=== BRIEF ===
The lines to extract run from the first line of the entries through the line that contains "A caisson filled"; reproduce exactly those lines and no others.

[Dataset entries]
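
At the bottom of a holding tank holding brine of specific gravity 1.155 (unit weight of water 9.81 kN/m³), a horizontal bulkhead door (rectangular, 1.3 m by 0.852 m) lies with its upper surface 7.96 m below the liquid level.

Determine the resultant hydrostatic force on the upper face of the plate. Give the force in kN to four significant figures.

F ≈ 99.90 kN

γ = 1.155 × 9.81 = 11.33055 kN/m³.
The plate is horizontal, so pressure is uniform at p = γ·h = 11.33055 × 7.96 = 90.1912 kN/m².
A = 1.3 × 0.852 = 1.1076 m².
F = p·A = 90.1912 × 1.1076 = 99.8958 kN.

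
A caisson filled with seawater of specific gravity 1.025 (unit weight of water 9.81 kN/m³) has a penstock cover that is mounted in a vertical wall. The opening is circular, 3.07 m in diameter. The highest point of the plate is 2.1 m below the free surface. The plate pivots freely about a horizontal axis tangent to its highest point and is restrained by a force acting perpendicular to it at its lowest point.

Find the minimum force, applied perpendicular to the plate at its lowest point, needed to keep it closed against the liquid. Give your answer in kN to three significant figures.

γ = 1.025 × 9.81 = 10.05525 kN/m³.
The centroid is at the centre, 1.535 m below the top of the plate, so the centroid depth is h_c = 2.1 + 1.535 = 3.635 m.
A = π(1.535)² = 7.4023 m².
Resultant F = γ·h_c·A = 10.05525 × 3.635 × 7.4023 = 270.56 kN.
I_c = πr⁴/4 = π × 1.535⁴/4 = 4.36037 m⁴.
Centre of pressure: y_p = y_c + I_c/(y_c·A) = 3.635 + 4.36037/(3.635 × 7.4023) = 3.635 + 0.162051 = 3.79705 m along the plane.
The resultant acts 1.535 + 0.162051 = 1.69705 m (along the plate) below the hinge at the top edge, so the moment about the hinge is M = F × 1.69705 = 270.56 × 1.69705 = 459.154 kN·m.
A normal force at the bottom, 3.07 m from the hinge, must supply this moment: P = 459.154/3.07 = 149.562 kN.

P ≈ 150 kN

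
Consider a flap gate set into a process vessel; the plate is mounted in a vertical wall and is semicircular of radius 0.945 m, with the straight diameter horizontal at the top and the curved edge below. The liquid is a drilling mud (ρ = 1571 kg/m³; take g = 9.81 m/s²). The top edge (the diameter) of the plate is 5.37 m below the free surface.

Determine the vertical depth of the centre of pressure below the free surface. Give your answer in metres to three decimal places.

γ = ρg = 1571 × 9.81 / 1000 = 15.41151 kN/m³.
The centroid of a semicircle lies 4r/(3π) = 0.40107 m from the diameter, here below the top edge, so the centroid depth is h_c = 5.37 + 0.40107 = 5.77107 m.
A = πr²/2 = π × 0.945²/2 = 1.40276 m².
Resultant F = γ·h_c·A = 15.41151 × 5.77107 × 1.40276 = 124.763 kN.
I_c = (π/8 − 8/(9π))·r⁴ = 0.109757 × 0.945⁴ = 0.0875305 m⁴.
Centre of pressure: y_p = y_c + I_c/(y_c·A) = 5.77107 + 0.0875305/(5.77107 × 1.40276) = 5.77107 + 0.0108123 = 5.78188 m along the plane.

h_p = 5.782 m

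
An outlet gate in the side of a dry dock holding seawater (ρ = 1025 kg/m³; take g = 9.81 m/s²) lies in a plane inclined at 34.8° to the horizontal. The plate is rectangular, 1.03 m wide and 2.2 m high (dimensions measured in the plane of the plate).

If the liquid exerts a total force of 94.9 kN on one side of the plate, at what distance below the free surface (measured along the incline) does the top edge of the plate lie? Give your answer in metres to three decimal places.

γ = ρg = 1025 × 9.81 / 1000 = 10.05525 kN/m³.
A = 1.03 × 2.2 = 2.266 m².
From F = γ·h_c·A, the centroid depth is h_c = 94.9/(10.05525 × 2.266) = 4.16498 m.
Let θ = 34.8° be the plate's angle to the horizontal; measure y along the incline from where the plane meets the free surface. Vertical depth h = y·sinθ with sinθ = 0.570714.
Along the incline, y_c = h_c/sinθ = 4.16498/0.570714 = 7.29784 m.
The centroid lies 2.2/2 = 1.1 m below the top edge, so the top edge sits at y_top = 7.29784 − 1.1 = 6.19784 m along the incline.

y_top ≈ 6.198 m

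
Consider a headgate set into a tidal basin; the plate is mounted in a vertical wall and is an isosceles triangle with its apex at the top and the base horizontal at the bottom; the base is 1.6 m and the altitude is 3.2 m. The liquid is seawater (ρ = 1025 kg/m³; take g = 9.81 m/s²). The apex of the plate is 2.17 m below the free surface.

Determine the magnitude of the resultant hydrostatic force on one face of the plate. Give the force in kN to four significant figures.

F ≈ 110.8 kN

γ = ρg = 1025 × 9.81 / 1000 = 10.05525 kN/m³.
With the apex up, the centroid sits 2h/3 = 2 × 3.2/3 = 2.13333 m below the apex, so the centroid depth is h_c = 2.17 + 2.13333 = 4.30333 m.
A = ½ × 1.6 × 3.2 = 2.56 m².
Resultant F = γ·h_c·A = 10.05525 × 4.30333 × 2.56 = 110.774 kN.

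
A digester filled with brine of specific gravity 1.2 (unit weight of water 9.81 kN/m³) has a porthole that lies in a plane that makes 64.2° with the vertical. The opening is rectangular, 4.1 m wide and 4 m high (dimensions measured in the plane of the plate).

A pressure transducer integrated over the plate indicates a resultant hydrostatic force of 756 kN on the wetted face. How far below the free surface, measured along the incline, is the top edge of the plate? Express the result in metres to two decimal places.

γ = 1.2 × 9.81 = 11.772 kN/m³.
A = 4.1 × 4 = 16.4 m².
From F = γ·h_c·A, the centroid depth is h_c = 756/(11.772 × 16.4) = 3.91586 m.
The plate makes 64.2° with the vertical, i.e. θ = 90° − 64.2° = 25.8° to the horizontal. Measuring y along the incline from the free-surface line, vertical depth h = y·sinθ with sinθ = 0.435231.
Along the incline, y_c = h_c/sinθ = 3.91586/0.435231 = 8.9972 m.
The centroid lies 4/2 = 2 m below the top edge, so the top edge sits at y_top = 8.9972 − 2 = 6.9972 m along the incline.

y_top ≈ 7.00 m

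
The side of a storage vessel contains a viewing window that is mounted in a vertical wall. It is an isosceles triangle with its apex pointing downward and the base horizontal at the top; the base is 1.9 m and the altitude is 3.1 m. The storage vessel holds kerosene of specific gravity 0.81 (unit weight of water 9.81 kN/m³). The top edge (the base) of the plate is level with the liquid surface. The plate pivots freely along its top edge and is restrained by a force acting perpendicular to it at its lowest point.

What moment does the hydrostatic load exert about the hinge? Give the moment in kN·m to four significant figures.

M ≈ 37.48 kN·m

γ = 0.81 × 9.81 = 7.9461 kN/m³.
With the apex down, the centroid sits h/3 = 3.1/3 = 1.03333 m below the base (the top edge), so the centroid depth is h_c = 1.03333 m.
A = ½ × 1.9 × 3.1 = 2.945 m².
Resultant F = γ·h_c·A = 7.9461 × 1.03333 × 2.945 = 24.1812 kN.
I_c = b·h³/36 = 1.9 × 3.1³/36 = 1.5723 m⁴.
Centre of pressure: y_p = y_c + I_c/(y_c·A) = 1.03333 + 1.5723/(1.03333 × 2.945) = 1.03333 + 0.516667 = 1.55 m along the plane.
The resultant acts 1.03333 + 0.516667 = 1.55 m (along the plate) below the hinge at the top edge, so the moment about the hinge is M = F × 1.55 = 24.1812 × 1.55 = 37.4809 kN·m.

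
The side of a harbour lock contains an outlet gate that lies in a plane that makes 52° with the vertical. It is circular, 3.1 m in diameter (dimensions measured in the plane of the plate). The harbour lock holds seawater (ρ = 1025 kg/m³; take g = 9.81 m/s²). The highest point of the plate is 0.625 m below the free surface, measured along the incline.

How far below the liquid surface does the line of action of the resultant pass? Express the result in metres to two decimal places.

h_p = 1.51 m

γ = ρg = 1025 × 9.81 / 1000 = 10.05525 kN/m³.
The plate makes 52° with the vertical, i.e. θ = 90° − 52° = 38° to the horizontal. Measuring y along the incline from the free-surface line, vertical depth h = y·sinθ with sinθ = 0.615661.
The centroid is at the centre, 1.55 m below the top of the plate, so y_c = 0.625 + 1.55 = 2.175 m and h_c = 2.175 × 0.615661 = 1.33906 m.
A = π(1.55)² = 7.54768 m².
Resultant F = γ·h_c·A = 10.05525 × 1.33906 × 7.54768 = 101.626 kN.
I_c = πr⁴/4 = π × 1.55⁴/4 = 4.53332 m⁴.
Centre of pressure: y_p = y_c + I_c/(y_c·A) = 2.175 + 4.53332/(2.175 × 7.54768) = 2.175 + 0.276149 = 2.45115 m along the plane.
Vertically, h_p = y_p·sinθ = 2.45115 × 0.615661 = 1.50908 m.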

=== EXERCISE RESPONSE ===
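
At the bottom of a holding tank holding brine of specific gravity 1.155 (unit weight of water 9.81 kN/m³), a horizontal bulkhead door (rectangular, 1.3 m by 0.852 m) lies with its upper surface 7.96 m below the liquid level.

Determine the resultant hydrostatic force on the upper face of the plate. Give the force in kN to four significant figures.

F ≈ 99.90 kN

γ = 1.155 × 9.81 = 11.33055 kN/m³.
The plate is horizontal, so pressure is uniform at p = γ·h = 11.33055 × 7.96 = 90.1912 kN/m².
A = 1.3 × 0.852 = 1.1076 m².
F = p·A = 90.1912 × 1.1076 = 99.8958 kN.

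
A caisson filled with seawater of specific gravity 1.025 (unit weight of water 9.81 kN/m³) has a penstock cover that is mounted in a vertical wall. The opening is circular, 3.07 m in diameter. The highest point of the plate is 2.1 m below the free surface. The plate pivots freely about a horizontal axis tangent to its highest point and is restrained by a force acting perpendicular to it at its lowest point.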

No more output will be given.